# EXERCISE OBJECTIVE
Return every line of the data exactly as it stands.

# ENTRIES PROVIDED
.....

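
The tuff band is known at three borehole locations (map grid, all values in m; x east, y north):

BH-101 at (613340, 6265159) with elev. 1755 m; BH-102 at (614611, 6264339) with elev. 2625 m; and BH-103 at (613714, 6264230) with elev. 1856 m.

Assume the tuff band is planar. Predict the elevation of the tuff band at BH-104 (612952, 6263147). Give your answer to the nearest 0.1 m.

Two edge vectors: BH-101→BH-102 = (1271, -820, 870), BH-101→BH-103 = (374, -929, 101).
Normal n = (BH-101→BH-102) × (BH-101→BH-103) = (725410, 197009, -874079).
So ∂z/∂x = −n_x/n_z = 0.829913543 and ∂z/∂y = −n_y/n_z = 0.225390382.
Intercept c from BH-101: 1755 − 509019.17 − 1412106.58 = −1919370.76.
At (612952, 6263147): z = 508697.2 + 1411653.1 − 1919370.76 = 979.5 m.

979.5 m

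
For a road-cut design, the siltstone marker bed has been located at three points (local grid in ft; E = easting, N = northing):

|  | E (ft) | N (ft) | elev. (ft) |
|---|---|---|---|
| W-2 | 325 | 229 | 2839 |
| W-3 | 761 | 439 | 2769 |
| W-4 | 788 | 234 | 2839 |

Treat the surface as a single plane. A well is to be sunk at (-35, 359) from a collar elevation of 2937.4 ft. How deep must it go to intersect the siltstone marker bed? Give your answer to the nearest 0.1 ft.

144.1 ft

Let the plane be z = a·E + b·N + c.
W-3−W-2: 436a + 210b = −70;  W-4−W-2: 463a + 5b = 0.
Solving gives a = 0.00368, b = −0.34098.
Then c = 2839 − a·325 − b·229 = 2915.89.
At (-35, 359): z_contact = −0.13 − 122.41 + 2915.89 = 2793.35 ft.
Depth below ground = 2937.4 − 2793.35 = 144.1 ft.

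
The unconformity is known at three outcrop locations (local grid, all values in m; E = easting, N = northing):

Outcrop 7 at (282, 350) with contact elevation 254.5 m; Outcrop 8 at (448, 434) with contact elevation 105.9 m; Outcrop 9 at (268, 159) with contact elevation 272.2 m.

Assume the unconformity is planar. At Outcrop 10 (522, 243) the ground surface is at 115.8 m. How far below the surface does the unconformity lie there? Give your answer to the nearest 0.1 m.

Two edge vectors: Outcrop 7→Outcrop 8 = (166, 84, -148.6), Outcrop 7→Outcrop 9 = (-14, -191, 17.7).
Normal n = (Outcrop 7→Outcrop 8) × (Outcrop 7→Outcrop 9) = (-26895.8, -857.8, -30530).
So ∂z/∂E = −n_x/n_z = −0.88096 and ∂z/∂N = −n_y/n_z = −0.02810.
Intercept c from Outcrop 7: 254.5 + 248.43 + 9.83 = 512.77.
At (522, 243): z_contact = −459.86 − 6.83 + 512.77 = 46.08 m.
Depth below ground = 115.8 − 46.08 = 69.7 m.

69.7 m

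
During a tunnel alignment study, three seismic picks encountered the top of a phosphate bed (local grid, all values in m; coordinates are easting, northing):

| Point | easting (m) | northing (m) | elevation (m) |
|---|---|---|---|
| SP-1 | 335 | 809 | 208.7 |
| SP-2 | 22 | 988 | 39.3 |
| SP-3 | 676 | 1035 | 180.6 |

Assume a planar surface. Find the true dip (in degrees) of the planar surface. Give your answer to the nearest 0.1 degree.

29.5°

Let the plane be z = a·easting + b·northing + c.
SP-2−SP-1: −313a + 179b = −169.4;  SP-3−SP-1: 341a + 226b = −28.1.
Solving gives a = 0.25235, b = −0.50510.
Gradient magnitude |∇z| = √(a² + b²) = √(0.06368 + 0.25513) = 0.56463.
True dip = arctan(0.56463) = 29.5°, dipping toward NNW (azimuth ≈ 333°).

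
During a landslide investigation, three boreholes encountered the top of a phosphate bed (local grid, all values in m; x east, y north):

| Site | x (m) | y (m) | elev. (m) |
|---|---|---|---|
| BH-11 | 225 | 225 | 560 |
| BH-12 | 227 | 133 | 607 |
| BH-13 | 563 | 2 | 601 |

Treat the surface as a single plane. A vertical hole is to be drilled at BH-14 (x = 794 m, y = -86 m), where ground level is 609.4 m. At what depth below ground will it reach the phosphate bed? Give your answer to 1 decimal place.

13.6 m

Two edge vectors: BH-11→BH-12 = (2, -92, 47), BH-11→BH-13 = (338, -223, 41).
Normal n = (BH-11→BH-12) × (BH-11→BH-13) = (6709, 15804, 30650).
So ∂z/∂x = −n_x/n_z = −0.21889 and ∂z/∂y = −n_y/n_z = −0.51563.
Intercept c from BH-11: 560 + 49.25 + 116.02 = 725.27.
At (794, -86): z_contact = −173.80 + 44.34 + 725.27 = 595.81 m.
Depth below ground = 609.4 − 595.81 = 13.6 m.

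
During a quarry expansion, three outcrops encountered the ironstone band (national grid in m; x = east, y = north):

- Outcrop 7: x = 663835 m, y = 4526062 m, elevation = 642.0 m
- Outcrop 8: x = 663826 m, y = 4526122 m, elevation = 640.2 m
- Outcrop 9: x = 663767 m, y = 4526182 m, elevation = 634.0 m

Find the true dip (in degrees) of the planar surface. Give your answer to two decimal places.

5.12°

Let the plane be z = a·x + b·y + c.
Outcrop 8−Outcrop 7: −9a + 60b = −1.8;  Outcrop 9−Outcrop 7: −68a + 120b = −8.
Solving gives a = 0.08800, b = −0.01680.
Gradient magnitude |∇z| = √(a² + b²) = √(0.00774 + 0.00028) = 0.08959.
True dip = arctan(0.08959) = 5.12°, dipping toward W (azimuth ≈ 281°).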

.....

# WORKED SOLUTION
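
The tuff band is known at three borehole locations (map grid, all values in m; x east, y north):

BH-101 at (613340, 6265159) with elev. 1755 m; BH-102 at (614611, 6264339) with elev. 2625 m; and BH-103 at (613714, 6264230) with elev. 1856 m.

Assume the tuff band is planar. Predict the elevation of the tuff band at BH-104 (612952, 6263147). Give your answer to the nearest 0.1 m.

Two edge vectors: BH-101→BH-102 = (1271, -820, 870), BH-101→BH-103 = (374, -929, 101).
Normal n = (BH-101→BH-102) × (BH-101→BH-103) = (725410, 197009, -874079).
So ∂z/∂x = −n_x/n_z = 0.829913543 and ∂z/∂y = −n_y/n_z = 0.225390382.
Intercept c from BH-101: 1755 − 509019.17 − 1412106.58 = −1919370.76.
At (612952, 6263147): z = 508697.2 + 1411653.1 − 1919370.76 = 979.5 m.

979.5 m

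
For a road-cut design, the siltstone marker bed has been located at three points (local grid in ft; E = easting, N = northing):

|  | E (ft) | N (ft) | elev. (ft) |
|---|---|---|---|
| W-2 | 325 | 229 | 2839 |
| W-3 | 761 | 439 | 2769 |
| W-4 | 788 | 234 | 2839 |

Treat the surface as a single plane. A well is to be sunk at (-35, 359) from a collar elevation of 2937.4 ft. How deep must it go to intersect the siltstone marker bed? Give your answer to the nearest 0.1 ft.

144.1 ft

Let the plane be z = a·E + b·N + c.
W-3−W-2: 436a + 210b = −70;  W-4−W-2: 463a + 5b = 0.
Solving gives a = 0.00368, b = −0.34098.
Then c = 2839 − a·325 − b·229 = 2915.89.
At (-35, 359): z_contact = −0.13 − 122.41 + 2915.89 = 2793.35 ft.
Depth below ground = 2937.4 − 2793.35 = 144.1 ft.

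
The unconformity is known at three outcrop locations (local grid, all values in m; E = easting, N = northing):

Outcrop 7 at (282, 350) with contact elevation 254.5 m; Outcrop 8 at (448, 434) with contact elevation 105.9 m; Outcrop 9 at (268, 159) with contact elevation 272.2 m.

Assume the unconformity is planar. At Outcrop 10 (522, 243) the ground surface is at 115.8 m. How far below the surface does the unconformity lie there? Give your answer to the nearest 0.1 m.

Two edge vectors: Outcrop 7→Outcrop 8 = (166, 84, -148.6), Outcrop 7→Outcrop 9 = (-14, -191, 17.7).
Normal n = (Outcrop 7→Outcrop 8) × (Outcrop 7→Outcrop 9) = (-26895.8, -857.8, -30530).
So ∂z/∂E = −n_x/n_z = −0.88096 and ∂z/∂N = −n_y/n_z = −0.02810.
Intercept c from Outcrop 7: 254.5 + 248.43 + 9.83 = 512.77.
At (522, 243): z_contact = −459.86 − 6.83 + 512.77 = 46.08 m.
Depth below ground = 115.8 − 46.08 = 69.7 m.

69.7 m

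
During a tunnel alignment study, three seismic picks encountered the top of a phosphate bed (local grid, all values in m; coordinates are easting, northing):

| Point | easting (m) | northing (m) | elevation (m) |
|---|---|---|---|
| SP-1 | 335 | 809 | 208.7 |
| SP-2 | 22 | 988 | 39.3 |
| SP-3 | 676 | 1035 | 180.6 |

Assume a planar surface. Find the true dip (in degrees) of the planar surface. Give your answer to the nearest 0.1 degree.

29.5°

Let the plane be z = a·easting + b·northing + c.
SP-2−SP-1: −313a + 179b = −169.4;  SP-3−SP-1: 341a + 226b = −28.1.
Solving gives a = 0.25235, b = −0.50510.
Gradient magnitude |∇z| = √(a² + b²) = √(0.06368 + 0.25513) = 0.56463.
True dip = arctan(0.56463) = 29.5°, dipping toward NNW (azimuth ≈ 333°).

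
During a landslide investigation, three boreholes encountered the top of a phosphate bed (local grid, all values in m; x east, y north):

| Site | x (m) | y (m) | elev. (m) |
|---|---|---|---|
| BH-11 | 225 | 225 | 560 |
| BH-12 | 227 | 133 | 607 |
| BH-13 | 563 | 2 | 601 |

Treat the surface as a single plane. A vertical hole is to be drilled at BH-14 (x = 794 m, y = -86 m), where ground level is 609.4 m. At what depth below ground will it reach the phosphate bed? Give your answer to 1 decimal place.

13.6 m

Two edge vectors: BH-11→BH-12 = (2, -92, 47), BH-11→BH-13 = (338, -223, 41).
Normal n = (BH-11→BH-12) × (BH-11→BH-13) = (6709, 15804, 30650).
So ∂z/∂x = −n_x/n_z = −0.21889 and ∂z/∂y = −n_y/n_z = −0.51563.
Intercept c from BH-11: 560 + 49.25 + 116.02 = 725.27.
At (794, -86): z_contact = −173.80 + 44.34 + 725.27 = 595.81 m.
Depth below ground = 609.4 − 595.81 = 13.6 m.

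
During a quarry expansion, three outcrops encountered the ironstone band (national grid in m; x = east, y = north):

- Outcrop 7: x = 663835 m, y = 4526062 m, elevation = 642.0 m
- Outcrop 8: x = 663826 m, y = 4526122 m, elevation = 640.2 m
- Outcrop 9: x = 663767 m, y = 4526182 m, elevation = 634.0 m

Find the true dip (in degrees) of the planar surface. Give your answer to two decimal places.

5.12°

Let the plane be z = a·x + b·y + c.
Outcrop 8−Outcrop 7: −9a + 60b = −1.8;  Outcrop 9−Outcrop 7: −68a + 120b = −8.
Solving gives a = 0.08800, b = −0.01680.
Gradient magnitude |∇z| = √(a² + b²) = √(0.00774 + 0.00028) = 0.08959.
True dip = arctan(0.08959) = 5.12°, dipping toward W (azimuth ≈ 281°).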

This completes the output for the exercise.